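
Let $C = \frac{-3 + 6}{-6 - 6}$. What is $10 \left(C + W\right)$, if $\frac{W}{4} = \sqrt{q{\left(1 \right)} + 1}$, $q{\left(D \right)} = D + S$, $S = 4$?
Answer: $- \frac{5}{2} + 40 \sqrt{6} \approx 95.48$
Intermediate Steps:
$C = - \frac{1}{4}$ ($C = \frac{3}{-12} = 3 \left(- \frac{1}{12}\right) = - \frac{1}{4} \approx -0.25$)
$q{\left(D \right)} = 4 + D$ ($q{\left(D \right)} = D + 4 = 4 + D$)
$W = 4 \sqrt{6}$ ($W = 4 \sqrt{\left(4 + 1\right) + 1} = 4 \sqrt{5 + 1} = 4 \sqrt{6} \approx 9.798$)
$10 \left(C + W\right) = 10 \left(- \frac{1}{4} + 4 \sqrt{6}\right) = - \frac{5}{2} + 40 \sqrt{6}$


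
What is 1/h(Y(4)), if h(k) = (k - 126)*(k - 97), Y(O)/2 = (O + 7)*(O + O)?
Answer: 1/3950 ≈ 0.00025316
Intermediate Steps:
Y(O) = 4*O*(7 + O) (Y(O) = 2*((O + 7)*(O + O)) = 2*((7 + O)*(2*O)) = 2*(2*O*(7 + O)) = 4*O*(7 + O))
h(k) = (-126 + k)*(-97 + k)
1/h(Y(4)) = 1/(12222 + (4*4*(7 + 4))² - 892*4*(7 + 4)) = 1/(12222 + (4*4*11)² - 892*4*11) = 1/(12222 + 176² - 223*176) = 1/(12222 + 30976 - 39248) = 1/3950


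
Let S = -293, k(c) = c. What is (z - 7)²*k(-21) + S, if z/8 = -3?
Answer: -20474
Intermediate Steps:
z = -24 (z = 8*(-3) = -24)
(z - 7)²*k(-21) + S = (-24 - 7)²*(-21) - 293 = (-31)²*(-21) - 293 = 961*(-21) - 293 = -20181 - 293 = -20474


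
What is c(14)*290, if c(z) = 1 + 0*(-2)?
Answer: 290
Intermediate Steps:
c(z) = 1 (c(z) = 1 + 0 = 1)
c(14)*290 = 1*290 = 290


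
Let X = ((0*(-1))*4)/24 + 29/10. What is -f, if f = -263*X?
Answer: 7627/10 ≈ 762.70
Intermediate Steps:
X = 29/10 (X = (0*4)*(1/24) + 29*(1/10) = 0*(1/24) + 29/10 = 0 + 29/10 = 29/10 ≈ 2.9000)
f = -7627/10 (f = -263*29/10 = -7627/10 ≈ -762.70)
-f = -1*(-7627/10) = 7627/10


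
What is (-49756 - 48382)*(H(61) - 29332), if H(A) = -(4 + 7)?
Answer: 2879663334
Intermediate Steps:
H(A) = -11 (H(A) = -1*11 = -11)
(-49756 - 48382)*(H(61) - 29332) = (-49756 - 48382)*(-11 - 29332) = -98138*(-29343) = 2879663334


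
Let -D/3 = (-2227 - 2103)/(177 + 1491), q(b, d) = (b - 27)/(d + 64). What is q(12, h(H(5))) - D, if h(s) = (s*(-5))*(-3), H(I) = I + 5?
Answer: -116870/14873 ≈ -7.8579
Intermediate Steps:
H(I) = 5 + I
h(s) = 15*s (h(s) = -5*s*(-3) = 15*s)
q(b, d) = (-27 + b)/(64 + d)
D = 2165/278 (D = -3*(-2227 - 2103)/(177 + 1491) = -(-12990)/1668 = -3*(-2165/834) = 2165/278 ≈ 7.7878)
q(12, h(H(5))) - D = (-27 + 12)/(64 + 15*(5 + 5)) - 1*2165/278 = -15/(64 + 15*10) - 2165/278 = -15/(64 + 150) - 2165/278 = -15/214 - 2165/278 = -116870/14873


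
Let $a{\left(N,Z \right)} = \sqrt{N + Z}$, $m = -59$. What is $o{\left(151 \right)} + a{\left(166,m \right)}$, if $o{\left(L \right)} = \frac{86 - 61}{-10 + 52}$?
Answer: $\frac{25}{42} + \sqrt{107} \approx 10.939$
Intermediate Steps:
$o{\left(L \right)} = \frac{25}{42}$
$o{\left(151 \right)} + a{\left(166,m \right)} = \frac{25}{42} + \sqrt{166 - 59} = \frac{25}{42} + \sqrt{107}$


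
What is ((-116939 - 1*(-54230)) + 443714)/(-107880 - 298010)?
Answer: -76201/81178 ≈ -0.93869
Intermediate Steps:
((-116939 - 1*(-54230)) + 443714)/(-107880 - 298010) = ((-116939 + 54230) + 443714)/(-405890) = (-62709 + 443714)*(-1/405890) = 381005*(-1/405890) = -76201/81178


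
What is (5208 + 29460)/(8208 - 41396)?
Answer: -8667/8297 ≈ -1.0446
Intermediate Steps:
(5208 + 29460)/(8208 - 41396) = 34668/(-33188) = 34668*(-1/33188) = -8667/8297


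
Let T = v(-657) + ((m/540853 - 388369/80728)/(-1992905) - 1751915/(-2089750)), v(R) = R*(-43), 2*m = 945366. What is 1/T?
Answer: 3636757661998929543400/102745089545266530009924451 ≈ 3.5396e-5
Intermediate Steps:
m = 472683 (m = (½)*945366 = 472683)
v(R) = -43*R
T = 102745089545266530009924451/3636757661998929543400 (T = -43*(-657) + ((472683/540853 - 388369/80728)/(-1992905) - 1751915/(-2089750)) = 28251 + ((472683*(1/540853) - 388369*1/80728)*(-1/1992905) - 1751915*(-1/2089750)) = 28251 + ((472683/540853 - 388369/80728)*(-1/1992905) + 350383/417950) = 28251 + (-171891785533/43661980984*(-1/1992905) + 350383/417950) = 28251 + (171891785533/87014180212918520 + 350383/417950) = 28251 + 3048836134771479331051/3636757661998929543400 = 102745089545266530009924451/3636757661998929543400 ≈ 28252.)
1/T = 1/(102745089545266530009924451/3636757661998929543400) = 3636757661998929543400/102745089545266530009924451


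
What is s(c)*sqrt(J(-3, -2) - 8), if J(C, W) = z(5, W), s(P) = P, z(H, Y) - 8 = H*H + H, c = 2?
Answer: 2*sqrt(30) ≈ 10.954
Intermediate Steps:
z(H, Y) = 8 + H + H**2 (z(H, Y) = 8 + (H*H + H) = 8 + (H**2 + H) = 8 + (H + H**2) = 8 + H + H**2)
J(C, W) = 38 (J(C, W) = 8 + 5 + 5**2 = 8 + 5 + 25 = 38)
s(c)*sqrt(J(-3, -2) - 8) = 2*sqrt(38 - 8) = 2*sqrt(30)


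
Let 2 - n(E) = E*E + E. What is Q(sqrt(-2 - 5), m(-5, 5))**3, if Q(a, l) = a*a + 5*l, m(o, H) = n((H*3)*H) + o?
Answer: -23202774892648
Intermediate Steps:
n(E) = 2 - E - E**2 (n(E) = 2 - (E*E + E) = 2 - (E**2 + E) = 2 - (E + E**2) = 2 + (-E - E**2) = 2 - E - E**2)
m(o, H) = 2 + o - 9*H**4 - 3*H**2 (m(o, H) = (2 - H*3*H - ((H*3)*H)**2) + o = (2 - 3*H*H - ((3*H)*H)**2) + o = (2 - 3*H**2 - (3*H**2)**2) + o = (2 - 3*H**2 - 9*H**4) + o = (2 - 9*H**4 - 3*H**2) + o = 2 + o - 9*H**4 - 3*H**2)
Q(a, l) = a**2 + 5*l
Q(sqrt(-2 - 5), m(-5, 5))**3 = ((sqrt(-2 - 5))**2 + 5*(2 - 5 - 9*5**4 - 3*5**2))**3 = ((sqrt(-7))**2 + 5*(2 - 5 - 9*625 - 3*25))**3 = ((I*sqrt(7))**2 + 5*(2 - 5 - 5625 - 75))**3 = (-7 + 5*(-5703))**3 = (-7 - 28515)**3 = (-28522)**3 = -23202774892648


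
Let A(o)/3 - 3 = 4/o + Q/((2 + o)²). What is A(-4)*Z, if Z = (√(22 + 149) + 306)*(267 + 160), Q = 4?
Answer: 1175958 + 11529*√19 ≈ 1.2262e+6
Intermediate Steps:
A(o) = 9 + 12/o + 12/(2 + o)² (A(o) = 9 + 3*(4/o + 4/((2 + o)²)) = 9 + 3*(4/o + 4/(2 + o)²) = 9 + (12/o + 12/(2 + o)²) = 9 + 12/o + 12/(2 + o)²)
Z = 130662 + 1281*√19 (Z = (√171 + 306)*427 = (3*√19 + 306)*427 = (306 + 3*√19)*427 = 130662 + 1281*√19 ≈ 1.3625e+5)
A(-4)*Z = (9 + 12/(-4) + 12/(2 - 4)²)*(130662 + 1281*√19) = (9 + 12*(-¼) + 12/(-2)²)*(130662 + 1281*√19) = (9 - 3 + 12*(¼))*(130662 + 1281*√19) = (9 - 3 + 3)*(130662 + 1281*√19) = 9*(130662 + 1281*√19) = 1175958 + 11529*√19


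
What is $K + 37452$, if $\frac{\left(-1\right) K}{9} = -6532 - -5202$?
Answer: $49422$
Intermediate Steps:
$K = 11970$ ($K = - 9 \left(-6532 - -5202\right) = - 9 \left(-6532 + 5202\right) = \left(-9\right) \left(-1330\right) = 11970$)
$K + 37452 = 11970 + 37452 = 49422$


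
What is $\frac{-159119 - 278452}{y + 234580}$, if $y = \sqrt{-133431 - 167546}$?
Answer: $- \frac{34215135060}{18342692459} + \frac{145857 i \sqrt{300977}}{18342692459} \approx -1.8653 + 0.0043625 i$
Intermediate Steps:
$y = i \sqrt{300977}$ ($y = \sqrt{-300977} = i \sqrt{300977} \approx 548.61 i$)
$\frac{-159119 - 278452}{y + 234580} = \frac{-159119 - 278452}{i \sqrt{300977} + 234580} = - \frac{437571}{234580 + i \sqrt{300977}}$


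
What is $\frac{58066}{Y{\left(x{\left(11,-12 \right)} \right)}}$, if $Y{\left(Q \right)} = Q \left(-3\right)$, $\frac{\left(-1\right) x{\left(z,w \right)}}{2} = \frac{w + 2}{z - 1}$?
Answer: $- \frac{29033}{3} \approx -9677.7$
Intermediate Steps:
$x{\left(z,w \right)} = - \frac{2 \left(2 + w\right)}{-1 + z}$ ($x{\left(z,w \right)} = - 2 \frac{w + 2}{z - 1} = - 2 \frac{2 + w}{-1 + z} = - \frac{2 \left(2 + w\right)}{-1 + z}$)
$Y{\left(Q \right)} = - 3 Q$
$\frac{58066}{Y{\left(x{\left(11,-12 \right)} \right)}} = \frac{58066}{\left(-3\right) \frac{2 \left(-2 - -12\right)}{-1 + 11}} = \frac{58066}{\left(-3\right) \frac{2 \left(-2 + 12\right)}{10}} = \frac{58066}{\left(-3\right) 2 \cdot \frac{1}{10} \cdot 10} = \frac{58066}{\left(-3\right) 2} = \frac{58066}{-6} = 58066 \left(- \frac{1}{6}\right) = - \frac{29033}{3}$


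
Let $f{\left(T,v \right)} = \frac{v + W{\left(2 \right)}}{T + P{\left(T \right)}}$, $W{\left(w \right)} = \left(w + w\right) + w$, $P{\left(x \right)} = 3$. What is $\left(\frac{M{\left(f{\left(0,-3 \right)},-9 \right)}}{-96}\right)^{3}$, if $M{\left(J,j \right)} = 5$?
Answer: $- \frac{125}{884736} \approx -0.00014129$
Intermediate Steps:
$W{\left(w \right)} = 3 w$ ($W{\left(w \right)} = 2 w + w = 3 w$)
$f{\left(T,v \right)} = \frac{6 + v}{3 + T}$ ($f{\left(T,v \right)} = \frac{v + 3 \cdot 2}{T + 3} = \frac{v + 6}{3 + T} = \frac{6 + v}{3 + T}$)
$\left(\frac{M{\left(f{\left(0,-3 \right)},-9 \right)}}{-96}\right)^{3} = \left(\frac{5}{-96}\right)^{3} = \left(5 \left(- \frac{1}{96}\right)\right)^{3} = \left(- \frac{5}{96}\right)^{3} = - \frac{125}{884736}$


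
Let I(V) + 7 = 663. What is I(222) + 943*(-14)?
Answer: -12546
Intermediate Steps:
I(V) = 656 (I(V) = -7 + 663 = 656)
I(222) + 943*(-14) = 656 + 943*(-14) = 656 - 13202 = -12546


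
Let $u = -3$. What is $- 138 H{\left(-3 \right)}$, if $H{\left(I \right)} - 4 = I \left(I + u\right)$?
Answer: $-3036$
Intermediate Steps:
$H{\left(I \right)} = 4 + I \left(-3 + I\right)$ ($H{\left(I \right)} = 4 + I \left(I - 3\right) = 4 + I \left(-3 + I\right)$)
$- 138 H{\left(-3 \right)} = - 138 \left(4 + \left(-3\right)^{2} - -9\right) = - 138 \left(4 + 9 + 9\right) = \left(-138\right) 22 = -3036$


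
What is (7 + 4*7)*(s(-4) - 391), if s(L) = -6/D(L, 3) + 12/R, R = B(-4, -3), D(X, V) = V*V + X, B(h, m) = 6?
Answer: -13657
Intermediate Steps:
D(X, V) = X + V² (D(X, V) = V² + X = X + V²)
R = 6
s(L) = 2 - 6/(9 + L) (s(L) = -6/(L + 3²) + 12/6 = -6/(L + 9) + 12*(⅙) = -6/(9 + L) + 2 = 2 - 6/(9 + L))
(7 + 4*7)*(s(-4) - 391) = (7 + 4*7)*(2*(6 - 4)/(9 - 4) - 391) = (7 + 28)*(2*2/5 - 391) = 35*(2*(⅕)*2 - 391) = 35*(⅘ - 391) = 35*(-1951/5) = -13657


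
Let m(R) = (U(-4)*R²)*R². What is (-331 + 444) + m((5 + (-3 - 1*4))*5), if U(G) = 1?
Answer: 10113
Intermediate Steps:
m(R) = R⁴ (m(R) = (1*R²)*R² = R²*R² = R⁴)
(-331 + 444) + m((5 + (-3 - 1*4))*5) = (-331 + 444) + ((5 + (-3 - 1*4))*5)⁴ = 113 + ((5 + (-3 - 4))*5)⁴ = 113 + ((5 - 7)*5)⁴ = 113 + (-2*5)⁴ = 113 + (-10)⁴ = 113 + 10000 = 10113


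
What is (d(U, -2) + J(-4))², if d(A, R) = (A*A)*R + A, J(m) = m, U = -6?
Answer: 6724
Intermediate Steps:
d(A, R) = A + R*A² (d(A, R) = A²*R + A = R*A² + A = A + R*A²)
(d(U, -2) + J(-4))² = (-6*(1 - 6*(-2)) - 4)² = (-6*(1 + 12) - 4)² = (-6*13 - 4)² = (-78 - 4)² = (-82)² = 6724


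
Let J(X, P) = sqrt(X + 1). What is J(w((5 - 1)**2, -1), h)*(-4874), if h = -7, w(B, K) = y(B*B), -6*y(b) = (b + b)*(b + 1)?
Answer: -4874*I*sqrt(197367)/3 ≈ -7.2177e+5*I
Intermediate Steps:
y(b) = -b*(1 + b)/3 (y(b) = -(b + b)*(b + 1)/6 = -2*b*(1 + b)/6 = -b*(1 + b)/3)
w(B, K) = -B**2*(1 + B**2)/3 (w(B, K) = -B*B*(1 + B*B)/3 = -B**2*(1 + B**2)/3)
J(X, P) = sqrt(1 + X)
J(w((5 - 1)**2, -1), h)*(-4874) = sqrt(1 + ((5 - 1)**2)**2*(-1 - ((5 - 1)**2)**2)/3)*(-4874) = sqrt(1 + (4**2)**2*(-1 - (4**2)**2)/3)*(-4874) = sqrt(1 + (1/3)*16**2*(-1 - 1*16**2))*(-4874) = sqrt(1 + (1/3)*256*(-1 - 1*256))*(-4874) = sqrt(1 + (1/3)*256*(-1 - 256))*(-4874) = sqrt(1 + (1/3)*256*(-257))*(-4874) = sqrt(1 - 65792/3)*(-4874) = sqrt(-65789/3)*(-4874) = (I*sqrt(197367)/3)*(-4874) = -4874*I*sqrt(197367)/3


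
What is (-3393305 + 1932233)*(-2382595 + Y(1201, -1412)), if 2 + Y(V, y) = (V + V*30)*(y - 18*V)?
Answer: 1256248008448944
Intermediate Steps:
Y(V, y) = -2 + 31*V*(y - 18*V) (Y(V, y) = -2 + (V + V*30)*(y - 18*V) = -2 + (V + 30*V)*(y - 18*V) = -2 + (31*V)*(y - 18*V) = -2 + 31*V*(y - 18*V))
(-3393305 + 1932233)*(-2382595 + Y(1201, -1412)) = (-3393305 + 1932233)*(-2382595 + (-2 - 558*1201**2 + 31*1201*(-1412))) = -1461072*(-2382595 + (-2 - 558*1442401 - 52570172)) = -1461072*(-2382595 + (-2 - 804859758 - 52570172)) = -1461072*(-2382595 - 857429932) = -1461072*(-859812527) = 1256248008448944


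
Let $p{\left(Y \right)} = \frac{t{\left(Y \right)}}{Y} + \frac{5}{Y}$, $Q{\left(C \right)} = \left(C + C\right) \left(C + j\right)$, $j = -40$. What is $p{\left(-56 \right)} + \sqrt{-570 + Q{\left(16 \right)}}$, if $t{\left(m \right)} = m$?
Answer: $\frac{51}{56} + i \sqrt{1338} \approx 0.91071 + 36.579 i$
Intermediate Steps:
$Q{\left(C \right)} = 2 C \left(-40 + C\right)$ ($Q{\left(C \right)} = \left(C + C\right) \left(C - 40\right) = 2 C \left(-40 + C\right)$)
$p{\left(Y \right)} = 1 + \frac{5}{Y}$ ($p{\left(Y \right)} = \frac{Y}{Y} + \frac{5}{Y} = 1 + \frac{5}{Y}$)
$p{\left(-56 \right)} + \sqrt{-570 + Q{\left(16 \right)}} = \frac{5 - 56}{-56} + \sqrt{-570 + 2 \cdot 16 \left(-40 + 16\right)} = \left(- \frac{1}{56}\right) \left(-51\right) + \sqrt{-570 + 2 \cdot 16 \left(-24\right)} = \frac{51}{56} + \sqrt{-570 - 768} = \frac{51}{56} + \sqrt{-1338} = \frac{51}{56} + i \sqrt{1338}$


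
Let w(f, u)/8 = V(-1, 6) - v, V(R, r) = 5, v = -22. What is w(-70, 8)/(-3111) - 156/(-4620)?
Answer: -14239/399245 ≈ -0.035665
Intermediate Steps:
w(f, u) = 216 (w(f, u) = 8*(5 - 1*(-22)) = 8*(5 + 22) = 8*27 = 216)
w(-70, 8)/(-3111) - 156/(-4620) = 216/(-3111) - 156/(-4620) = 216*(-1/3111) - 156*(-1/4620) = -72/1037 + 13/385 = -14239/399245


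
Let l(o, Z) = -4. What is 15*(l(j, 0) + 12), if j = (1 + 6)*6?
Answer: 120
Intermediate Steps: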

Description of the task: Within the material above, transcribe exactly the lines that run from the line holding "Answer: -8667/8297 ≈ -1.0446" through the line holding "Answer: 3636757661998929543400/102745089545266530009924451 ≈".

Your response:
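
Answer: -8667/8297 ≈ -1.0446
Intermediate Steps:
(5208 + 29460)/(8208 - 41396) = 34668/(-33188) = 34668*(-1/33188) = -8667/8297


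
Let T = v(-657) + ((m/540853 - 388369/80728)/(-1992905) - 1751915/(-2089750)), v(R) = R*(-43), 2*m = 945366. What is 1/T?
Answer: 3636757661998929543400/102745089545266530009924451 ≈ 3.5396e-5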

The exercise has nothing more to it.